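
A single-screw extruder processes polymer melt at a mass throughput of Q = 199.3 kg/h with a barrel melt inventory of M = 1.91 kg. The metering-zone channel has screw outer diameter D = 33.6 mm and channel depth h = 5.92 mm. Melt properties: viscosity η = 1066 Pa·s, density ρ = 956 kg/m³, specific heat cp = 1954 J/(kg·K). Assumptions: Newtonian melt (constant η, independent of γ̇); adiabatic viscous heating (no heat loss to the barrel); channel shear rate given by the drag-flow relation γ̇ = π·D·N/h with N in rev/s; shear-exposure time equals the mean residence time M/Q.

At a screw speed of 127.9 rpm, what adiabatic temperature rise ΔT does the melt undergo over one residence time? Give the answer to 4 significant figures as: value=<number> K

Throughput in SI: Q_s = 199.3 kg/h ÷ 3600 s/h = 0.0553611 kg/s
t_res = M / Q_s = 1.91 ÷ 0.0553611 = 34.5008 s
D = 33.6 mm = 0.0336 m;  h = 5.92 mm = 0.00592 m;  N = 127.9 rpm / 60 = 2.13167 rev/s
γ̇ = π·D·N / h = π · 0.0336 · 2.13167 / 0.00592 = 38.009 s⁻¹
ΔT = η·γ̇²·t_res/(ρ·cp) = [1066 × 38.009² × 34.5008] / [956 × 1954] = 28.4431 K

value=28.44 K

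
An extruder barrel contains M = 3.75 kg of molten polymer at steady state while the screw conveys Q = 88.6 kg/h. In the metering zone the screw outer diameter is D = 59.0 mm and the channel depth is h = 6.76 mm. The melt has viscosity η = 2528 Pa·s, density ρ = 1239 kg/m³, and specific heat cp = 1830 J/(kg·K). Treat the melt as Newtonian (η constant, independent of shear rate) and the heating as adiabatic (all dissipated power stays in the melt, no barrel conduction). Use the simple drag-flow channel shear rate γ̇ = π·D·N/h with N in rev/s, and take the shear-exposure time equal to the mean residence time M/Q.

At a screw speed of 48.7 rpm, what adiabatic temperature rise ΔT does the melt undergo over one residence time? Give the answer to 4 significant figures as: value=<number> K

Convert throughput: Q = 88.6 kg/h = 88.6/3600 = 0.0246111 kg/s
Mean residence time: t_res = M/Q_s = 3.75 kg / 0.0246111 kg/s = 152.37 s
Convert to SI: D = 0.059 m, h = 0.00676 m, N = 48.7/60 = 0.811667 rev/s
γ̇ = π·D·N / h = π · 0.059 · 0.811667 / 0.00676 = 22.2553 s⁻¹
ΔT = η·γ̇²·t_res / (ρ·cp) = 2528 · (22.2553)² · 152.37 / (1239 · 1830) = 84.1435 K

value=84.14 K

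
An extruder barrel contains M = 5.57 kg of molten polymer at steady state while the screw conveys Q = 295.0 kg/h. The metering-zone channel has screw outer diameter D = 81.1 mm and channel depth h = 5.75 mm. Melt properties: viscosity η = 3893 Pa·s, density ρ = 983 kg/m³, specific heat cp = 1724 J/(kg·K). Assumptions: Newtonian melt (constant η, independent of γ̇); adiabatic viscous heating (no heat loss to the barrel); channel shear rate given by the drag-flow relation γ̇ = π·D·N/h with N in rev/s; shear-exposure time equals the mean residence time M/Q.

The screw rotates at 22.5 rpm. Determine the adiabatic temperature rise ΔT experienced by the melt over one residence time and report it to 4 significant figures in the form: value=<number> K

value=43.11 K

Convert throughput: Q = 295.0 kg/h = 295.0/3600 = 0.0819444 kg/s
t_res = M / Q_s = 5.57 ÷ 0.0819444 = 67.9729 s
Geometry in metres: D = 81.1 mm → 0.0811 m, h = 5.75 mm → 0.00575 m; screw speed N = 22.5 rpm = 0.375 rev/s
γ̇ = π·D·N / h = π · 0.0811 · 0.375 / 0.00575 = 16.6163 s⁻¹
ΔT = η·γ̇²·t_res/(ρ·cp) = [3893 × 16.6163² × 67.9729] / [983 × 1724] = 43.1119 K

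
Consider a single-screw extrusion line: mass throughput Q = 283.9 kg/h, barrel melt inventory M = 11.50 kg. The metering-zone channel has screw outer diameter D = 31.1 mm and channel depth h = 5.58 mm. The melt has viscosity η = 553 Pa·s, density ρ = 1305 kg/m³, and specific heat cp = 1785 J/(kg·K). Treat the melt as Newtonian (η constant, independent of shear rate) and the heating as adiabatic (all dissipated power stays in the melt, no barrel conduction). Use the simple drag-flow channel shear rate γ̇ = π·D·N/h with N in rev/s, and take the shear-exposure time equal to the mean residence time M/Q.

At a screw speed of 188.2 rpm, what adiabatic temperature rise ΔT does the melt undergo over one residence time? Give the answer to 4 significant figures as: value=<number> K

Q_s = Q / 3600 = 283.9 / 3600 = 0.0788611 kg/s
t_res = M / Q_s = 11.50 / 0.0788611 = 145.826 s
Geometry in metres: D = 31.1 mm → 0.0311 m, h = 5.58 mm → 0.00558 m; screw speed N = 188.2 rpm = 3.13667 rev/s
γ̇ = π D N / h = (π)(0.0311)(3.13667) / 0.00558 = 54.9218 s⁻¹
ΔT = η·γ̇²·t_res / (ρ·cp) = 553 · (54.9218)² · 145.826 / (1305 · 1785) = 104.424 K

value=104.4 K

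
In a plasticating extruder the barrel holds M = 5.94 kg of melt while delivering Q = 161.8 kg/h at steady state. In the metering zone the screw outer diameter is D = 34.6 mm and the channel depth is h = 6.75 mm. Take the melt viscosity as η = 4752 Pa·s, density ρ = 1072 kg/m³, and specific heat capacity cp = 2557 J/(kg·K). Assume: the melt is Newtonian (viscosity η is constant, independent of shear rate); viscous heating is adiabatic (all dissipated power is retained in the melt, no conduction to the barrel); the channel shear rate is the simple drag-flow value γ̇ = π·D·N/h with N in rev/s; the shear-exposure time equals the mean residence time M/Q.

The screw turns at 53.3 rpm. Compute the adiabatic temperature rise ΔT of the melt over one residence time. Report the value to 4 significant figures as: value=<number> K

value=46.89 K

Throughput in SI: Q_s = 161.8 kg/h ÷ 3600 s/h = 0.0449444 kg/s
t_res = M / Q_s = 5.94 ÷ 0.0449444 = 132.163 s
Convert to SI: D = 0.0346 m, h = 0.00675 m, N = 53.3/60 = 0.888333 rev/s
γ̇ = π D N / h = (π)(0.0346)(0.888333) / 0.00675 = 14.3053 s⁻¹
ΔT = η·γ̇²·t_res / (ρ·cp) = 4752 · (14.3053)² · 132.163 / (1072 · 2557) = 46.8876 K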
************
WHAT IS NEEDED
Only the lines from the one that holds "The screw turns" through the end of the records should appear in the answer, each restated exactly.

SOLVED EXERCISE
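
The screw turns at 53.3 rpm. Compute the adiabatic temperature rise ΔT of the melt over one residence time. Report the value to 4 significant figures as: value=<number> K

value=46.89 K

Throughput in SI: Q_s = 161.8 kg/h ÷ 3600 s/h = 0.0449444 kg/s
t_res = M / Q_s = 5.94 ÷ 0.0449444 = 132.163 s
Convert to SI: D = 0.0346 m, h = 0.00675 m, N = 53.3/60 = 0.888333 rev/s
γ̇ = π D N / h = (π)(0.0346)(0.888333) / 0.00675 = 14.3053 s⁻¹
ΔT = η·γ̇²·t_res / (ρ·cp) = 4752 · (14.3053)² · 132.163 / (1072 · 2557) = 46.8876 K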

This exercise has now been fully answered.